# Stored data:
########

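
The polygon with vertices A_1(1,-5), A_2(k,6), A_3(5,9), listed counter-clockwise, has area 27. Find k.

Write out the shoelace sum; only the two edges meeting at A_2 involve k:
2·Area = [(1·6 − k·(-5)) + (k·9 − 5·6)] + -34
       = 14·k + -58 = 54
⇒ k = 8.

8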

########

# What the exercise asks:
The lines above are to be retyped exactly, with none omitted.

# Exercise output:
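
The polygon with vertices A_1(1,-5), A_2(k,6), A_3(5,9), listed counter-clockwise, has area 27. Find k.

Write out the shoelace sum; only the two edges meeting at A_2 involve k:
2·Area = [(1·6 − k·(-5)) + (k·9 − 5·6)] + -34
       = 14·k + -58 = 54
⇒ k = 8.

8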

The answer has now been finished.